Your instructions: Copy every line of the data that contains the string "have".
====== Excerpted records ======
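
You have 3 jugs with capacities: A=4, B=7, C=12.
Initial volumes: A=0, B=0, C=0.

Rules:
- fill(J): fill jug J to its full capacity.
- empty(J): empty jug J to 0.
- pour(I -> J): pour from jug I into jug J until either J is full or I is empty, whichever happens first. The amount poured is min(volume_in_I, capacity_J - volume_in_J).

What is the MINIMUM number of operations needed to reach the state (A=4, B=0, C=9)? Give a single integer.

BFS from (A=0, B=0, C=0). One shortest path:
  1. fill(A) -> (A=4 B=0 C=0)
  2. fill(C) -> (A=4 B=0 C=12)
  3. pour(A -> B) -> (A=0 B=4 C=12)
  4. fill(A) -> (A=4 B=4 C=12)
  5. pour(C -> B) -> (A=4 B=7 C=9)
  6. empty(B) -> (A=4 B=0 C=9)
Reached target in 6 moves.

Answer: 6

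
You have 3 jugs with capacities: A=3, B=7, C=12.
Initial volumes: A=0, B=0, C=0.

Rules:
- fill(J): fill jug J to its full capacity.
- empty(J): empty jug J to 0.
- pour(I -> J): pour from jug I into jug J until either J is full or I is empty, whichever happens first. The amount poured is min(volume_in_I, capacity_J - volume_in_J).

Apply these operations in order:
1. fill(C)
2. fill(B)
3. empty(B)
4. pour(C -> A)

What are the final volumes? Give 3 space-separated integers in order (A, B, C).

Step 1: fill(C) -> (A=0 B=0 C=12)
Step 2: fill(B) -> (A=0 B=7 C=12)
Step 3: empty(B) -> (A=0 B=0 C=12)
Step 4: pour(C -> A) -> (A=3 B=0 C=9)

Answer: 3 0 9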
======
====== Excerpted records ======
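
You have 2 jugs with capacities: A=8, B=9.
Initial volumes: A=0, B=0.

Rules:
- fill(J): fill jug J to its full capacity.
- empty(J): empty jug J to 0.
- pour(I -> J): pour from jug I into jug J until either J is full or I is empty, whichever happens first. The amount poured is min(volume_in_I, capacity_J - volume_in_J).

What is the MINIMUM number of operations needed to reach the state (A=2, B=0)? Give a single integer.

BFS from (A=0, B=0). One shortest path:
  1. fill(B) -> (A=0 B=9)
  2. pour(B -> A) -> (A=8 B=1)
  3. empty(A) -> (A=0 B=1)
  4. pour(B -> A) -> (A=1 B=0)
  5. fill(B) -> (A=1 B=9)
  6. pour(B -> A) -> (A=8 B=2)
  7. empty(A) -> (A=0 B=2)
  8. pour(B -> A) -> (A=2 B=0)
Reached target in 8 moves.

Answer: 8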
======
====== Excerpted records ======
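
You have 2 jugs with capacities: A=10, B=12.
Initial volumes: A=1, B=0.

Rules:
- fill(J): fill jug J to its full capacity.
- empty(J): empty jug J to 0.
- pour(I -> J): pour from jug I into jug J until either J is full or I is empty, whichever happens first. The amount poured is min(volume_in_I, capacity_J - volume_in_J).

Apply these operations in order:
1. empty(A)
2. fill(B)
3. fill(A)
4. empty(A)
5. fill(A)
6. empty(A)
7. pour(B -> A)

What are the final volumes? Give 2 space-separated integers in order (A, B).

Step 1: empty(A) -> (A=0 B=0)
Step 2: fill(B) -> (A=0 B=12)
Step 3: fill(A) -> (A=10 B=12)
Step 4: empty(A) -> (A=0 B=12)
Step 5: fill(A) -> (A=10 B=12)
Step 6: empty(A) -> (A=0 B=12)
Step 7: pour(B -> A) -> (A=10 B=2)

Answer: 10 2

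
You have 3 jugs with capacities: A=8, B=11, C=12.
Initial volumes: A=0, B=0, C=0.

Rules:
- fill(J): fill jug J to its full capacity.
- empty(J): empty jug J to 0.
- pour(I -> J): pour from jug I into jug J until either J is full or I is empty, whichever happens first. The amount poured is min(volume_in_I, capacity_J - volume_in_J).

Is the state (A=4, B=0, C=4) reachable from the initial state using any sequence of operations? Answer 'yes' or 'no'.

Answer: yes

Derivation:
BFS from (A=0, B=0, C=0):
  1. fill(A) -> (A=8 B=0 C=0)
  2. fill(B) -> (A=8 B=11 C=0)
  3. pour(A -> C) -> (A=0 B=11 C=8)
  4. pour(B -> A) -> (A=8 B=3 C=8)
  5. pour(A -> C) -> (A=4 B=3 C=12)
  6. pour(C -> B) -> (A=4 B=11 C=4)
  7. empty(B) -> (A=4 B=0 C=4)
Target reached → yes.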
======
Problem solution:
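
You have 3 jugs with capacities: A=4, B=7, C=12.
You have 3 jugs with capacities: A=3, B=7, C=12.
You have 2 jugs with capacities: A=8, B=9.
You have 2 jugs with capacities: A=10, B=12.
You have 3 jugs with capacities: A=8, B=11, C=12.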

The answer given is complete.